Your objective —
Would you repeat every line of the data exactly?

Listed records —
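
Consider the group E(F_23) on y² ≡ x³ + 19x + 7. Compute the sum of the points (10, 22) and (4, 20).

(4, 3)

(10, 22) + (4, 20). λ = (20 - 22)/(4 - 10) ≡ 21/17 mod 23. 17⁻¹ ≡ 19 (mod 23), so λ ≡ 8.
  x = λ² - 10 - 4 = 64 - 14 ≡ 4; y = λ·(10 - 4) - 22 ≡ 3. → (4, 3)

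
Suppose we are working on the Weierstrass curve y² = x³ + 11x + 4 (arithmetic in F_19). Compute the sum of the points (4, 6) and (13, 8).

(18, 12)

(4, 6) + (13, 8). λ = (8 - 6)/(13 - 4) ≡ 2/9 mod 19. 9⁻¹ ≡ 17 (mod 19), so λ ≡ 15.
  x = λ² - 4 - 13 = 225 - 17 ≡ 18; y = λ·(4 - 18) - 6 ≡ 12. → (18, 12)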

Expected answer —
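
Consider the group E(F_23) on y² ≡ x³ + 19x + 7. Compute the sum of the points (10, 22) and (4, 20).

(4, 3)

(10, 22) + (4, 20). λ = (20 - 22)/(4 - 10) ≡ 21/17 mod 23. 17⁻¹ ≡ 19 (mod 23), so λ ≡ 8.
  x = λ² - 10 - 4 = 64 - 14 ≡ 4; y = λ·(10 - 4) - 22 ≡ 3. → (4, 3)

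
Suppose we are working on the Weierstrass curve y² = x³ + 11x + 4 (arithmetic in F_19). Compute the sum of the points (4, 6) and (13, 8).

(18, 12)

(4, 6) + (13, 8). λ = (8 - 6)/(13 - 4) ≡ 2/9 mod 19. 9⁻¹ ≡ 17 (mod 19), so λ ≡ 15.
  x = λ² - 4 - 13 = 225 - 17 ≡ 18; y = λ·(4 - 18) - 6 ≡ 12. → (18, 12)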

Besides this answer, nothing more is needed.